*Work request*
A verbatim copy of all entries is the expected output.
Task input Start Marker
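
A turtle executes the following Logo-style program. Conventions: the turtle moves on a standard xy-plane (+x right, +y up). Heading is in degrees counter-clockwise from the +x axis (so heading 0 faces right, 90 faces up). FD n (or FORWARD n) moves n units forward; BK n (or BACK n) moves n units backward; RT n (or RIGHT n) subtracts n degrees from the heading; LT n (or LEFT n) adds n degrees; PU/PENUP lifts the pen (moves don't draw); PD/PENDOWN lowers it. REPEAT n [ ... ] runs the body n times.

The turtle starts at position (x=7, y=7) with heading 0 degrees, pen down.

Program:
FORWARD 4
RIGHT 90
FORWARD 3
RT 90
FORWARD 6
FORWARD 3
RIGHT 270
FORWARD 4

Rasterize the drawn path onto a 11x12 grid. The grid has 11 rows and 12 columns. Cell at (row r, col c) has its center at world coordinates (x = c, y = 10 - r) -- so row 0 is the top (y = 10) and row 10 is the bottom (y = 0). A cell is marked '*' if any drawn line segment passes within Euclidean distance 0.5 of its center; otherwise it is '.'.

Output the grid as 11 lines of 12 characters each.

Segment 0: (7,7) -> (11,7)
Segment 1: (11,7) -> (11,4)
Segment 2: (11,4) -> (5,4)
Segment 3: (5,4) -> (2,4)
Segment 4: (2,4) -> (2,-0)

Answer: ............
............
............
.......*****
...........*
...........*
..**********
..*.........
..*.........
..*.........
..*.........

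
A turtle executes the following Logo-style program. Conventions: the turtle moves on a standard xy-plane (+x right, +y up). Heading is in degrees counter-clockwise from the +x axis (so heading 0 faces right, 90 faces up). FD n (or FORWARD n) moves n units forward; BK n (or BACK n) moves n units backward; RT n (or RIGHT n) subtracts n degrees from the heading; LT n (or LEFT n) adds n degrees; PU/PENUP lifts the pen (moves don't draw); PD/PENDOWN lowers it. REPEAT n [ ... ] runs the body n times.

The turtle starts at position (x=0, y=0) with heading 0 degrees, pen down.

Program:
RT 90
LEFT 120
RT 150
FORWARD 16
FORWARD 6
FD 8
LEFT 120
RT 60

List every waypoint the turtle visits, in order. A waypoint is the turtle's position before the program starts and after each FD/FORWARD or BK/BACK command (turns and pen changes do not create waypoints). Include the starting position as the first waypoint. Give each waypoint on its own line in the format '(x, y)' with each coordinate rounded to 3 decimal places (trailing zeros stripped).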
Task input End Marker
*Exercise result*
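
A turtle executes the following Logo-style program. Conventions: the turtle moves on a standard xy-plane (+x right, +y up). Heading is in degrees counter-clockwise from the +x axis (so heading 0 faces right, 90 faces up). FD n (or FORWARD n) moves n units forward; BK n (or BACK n) moves n units backward; RT n (or RIGHT n) subtracts n degrees from the heading; LT n (or LEFT n) adds n degrees; PU/PENUP lifts the pen (moves don't draw); PD/PENDOWN lowers it. REPEAT n [ ... ] runs the body n times.

The turtle starts at position (x=7, y=7) with heading 0 degrees, pen down.

Program:
FORWARD 4
RIGHT 90
FORWARD 3
RT 90
FORWARD 6
FORWARD 3
RIGHT 270
FORWARD 4

Rasterize the drawn path onto a 11x12 grid. The grid has 11 rows and 12 columns. Cell at (row r, col c) has its center at world coordinates (x = c, y = 10 - r) -- so row 0 is the top (y = 10) and row 10 is the bottom (y = 0). A cell is marked '*' if any drawn line segment passes within Euclidean distance 0.5 of its center; otherwise it is '.'.

Output the grid as 11 lines of 12 characters each.

Segment 0: (7,7) -> (11,7)
Segment 1: (11,7) -> (11,4)
Segment 2: (11,4) -> (5,4)
Segment 3: (5,4) -> (2,4)
Segment 4: (2,4) -> (2,-0)

Answer: ............
............
............
.......*****
...........*
...........*
..**********
..*.........
..*.........
..*.........
..*.........

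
A turtle executes the following Logo-style program. Conventions: the turtle moves on a standard xy-plane (+x right, +y up). Heading is in degrees counter-clockwise from the +x axis (so heading 0 faces right, 90 faces up). FD n (or FORWARD n) moves n units forward; BK n (or BACK n) moves n units backward; RT n (or RIGHT n) subtracts n degrees from the heading; LT n (or LEFT n) adds n degrees; PU/PENUP lifts the pen (moves don't draw); PD/PENDOWN lowers it. REPEAT n [ ... ] runs the body n times.

The turtle starts at position (x=0, y=0) with heading 0 degrees, pen down.

Program:
RT 90
LEFT 120
RT 150
FORWARD 16
FORWARD 6
FD 8
LEFT 120
RT 60

List every waypoint the turtle visits, in order. A waypoint is the turtle's position before the program starts and after each FD/FORWARD or BK/BACK command (turns and pen changes do not create waypoints). Include the starting position as the first waypoint. Give each waypoint on its own line in the format '(x, y)' with each coordinate rounded to 3 decimal places (trailing zeros stripped).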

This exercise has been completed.